* **Work required**
Your answer should be only the lines below from the one with "the site was" to the one with "Ingrid Sandoval provided", repeated exactly, ends included.

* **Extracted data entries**
---------------
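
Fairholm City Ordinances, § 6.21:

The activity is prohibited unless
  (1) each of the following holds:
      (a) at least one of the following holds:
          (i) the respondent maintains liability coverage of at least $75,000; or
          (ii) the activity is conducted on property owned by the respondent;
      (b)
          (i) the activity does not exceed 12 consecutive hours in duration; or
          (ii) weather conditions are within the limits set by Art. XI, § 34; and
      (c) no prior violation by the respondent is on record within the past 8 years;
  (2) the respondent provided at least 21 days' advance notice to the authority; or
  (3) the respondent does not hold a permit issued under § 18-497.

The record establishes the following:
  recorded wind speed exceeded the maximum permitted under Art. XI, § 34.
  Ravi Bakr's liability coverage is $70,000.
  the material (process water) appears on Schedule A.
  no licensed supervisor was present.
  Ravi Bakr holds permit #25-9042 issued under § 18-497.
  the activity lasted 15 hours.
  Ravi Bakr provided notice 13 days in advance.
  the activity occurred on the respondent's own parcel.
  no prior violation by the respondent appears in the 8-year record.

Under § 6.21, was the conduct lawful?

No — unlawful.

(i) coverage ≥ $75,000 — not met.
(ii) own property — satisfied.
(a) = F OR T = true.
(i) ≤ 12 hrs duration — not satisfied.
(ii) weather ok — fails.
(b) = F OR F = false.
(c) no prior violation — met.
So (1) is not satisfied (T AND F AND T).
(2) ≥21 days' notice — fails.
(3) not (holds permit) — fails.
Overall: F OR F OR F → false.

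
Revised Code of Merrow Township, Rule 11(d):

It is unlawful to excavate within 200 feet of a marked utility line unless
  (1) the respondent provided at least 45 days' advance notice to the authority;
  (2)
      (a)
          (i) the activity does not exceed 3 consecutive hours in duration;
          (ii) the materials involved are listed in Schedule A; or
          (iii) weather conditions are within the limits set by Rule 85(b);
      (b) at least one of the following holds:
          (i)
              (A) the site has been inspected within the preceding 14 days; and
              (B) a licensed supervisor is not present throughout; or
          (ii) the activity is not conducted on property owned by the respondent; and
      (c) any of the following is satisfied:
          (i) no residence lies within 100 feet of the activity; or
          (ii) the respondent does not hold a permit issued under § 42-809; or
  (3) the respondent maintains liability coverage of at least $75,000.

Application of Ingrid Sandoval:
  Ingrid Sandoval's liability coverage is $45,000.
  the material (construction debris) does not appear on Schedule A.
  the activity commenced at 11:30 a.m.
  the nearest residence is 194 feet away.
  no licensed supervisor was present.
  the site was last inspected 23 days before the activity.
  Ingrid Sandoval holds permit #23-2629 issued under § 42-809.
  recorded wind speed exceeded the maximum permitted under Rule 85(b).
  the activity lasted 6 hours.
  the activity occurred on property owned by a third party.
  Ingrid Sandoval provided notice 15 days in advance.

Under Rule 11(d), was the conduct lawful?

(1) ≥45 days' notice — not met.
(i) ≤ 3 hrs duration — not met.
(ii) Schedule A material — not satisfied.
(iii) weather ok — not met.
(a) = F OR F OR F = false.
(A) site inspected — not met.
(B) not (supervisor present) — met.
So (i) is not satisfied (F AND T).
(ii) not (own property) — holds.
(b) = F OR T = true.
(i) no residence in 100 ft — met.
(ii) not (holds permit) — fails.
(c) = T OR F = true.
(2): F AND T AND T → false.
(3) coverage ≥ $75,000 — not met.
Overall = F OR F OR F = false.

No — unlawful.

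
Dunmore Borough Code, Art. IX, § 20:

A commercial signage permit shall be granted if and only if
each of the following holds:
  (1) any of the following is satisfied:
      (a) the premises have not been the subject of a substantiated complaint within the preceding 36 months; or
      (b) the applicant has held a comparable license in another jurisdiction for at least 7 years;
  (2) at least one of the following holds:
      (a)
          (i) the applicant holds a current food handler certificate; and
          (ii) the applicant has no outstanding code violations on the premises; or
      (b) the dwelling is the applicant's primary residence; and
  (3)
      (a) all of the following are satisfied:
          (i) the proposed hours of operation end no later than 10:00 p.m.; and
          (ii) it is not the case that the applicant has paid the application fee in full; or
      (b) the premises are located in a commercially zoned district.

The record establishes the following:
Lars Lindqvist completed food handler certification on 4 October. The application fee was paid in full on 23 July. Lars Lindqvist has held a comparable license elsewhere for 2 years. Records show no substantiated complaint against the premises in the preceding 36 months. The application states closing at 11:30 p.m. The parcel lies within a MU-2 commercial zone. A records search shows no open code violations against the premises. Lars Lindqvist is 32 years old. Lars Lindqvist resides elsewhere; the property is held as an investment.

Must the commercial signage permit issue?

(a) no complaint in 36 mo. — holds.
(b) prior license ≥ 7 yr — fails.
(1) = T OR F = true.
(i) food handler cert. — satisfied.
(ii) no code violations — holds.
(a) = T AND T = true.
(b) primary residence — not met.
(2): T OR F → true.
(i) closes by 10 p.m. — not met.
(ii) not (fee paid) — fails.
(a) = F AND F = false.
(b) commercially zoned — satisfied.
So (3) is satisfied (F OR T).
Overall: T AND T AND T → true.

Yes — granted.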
---------------
* **Answer to this problem**
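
  the site was last inspected 23 days before the activity.
  Ingrid Sandoval holds permit #23-2629 issued under § 42-809.
  recorded wind speed exceeded the maximum permitted under Rule 85(b).
  the activity lasted 6 hours.
  the activity occurred on property owned by a third party.
  Ingrid Sandoval provided notice 15 days in advance.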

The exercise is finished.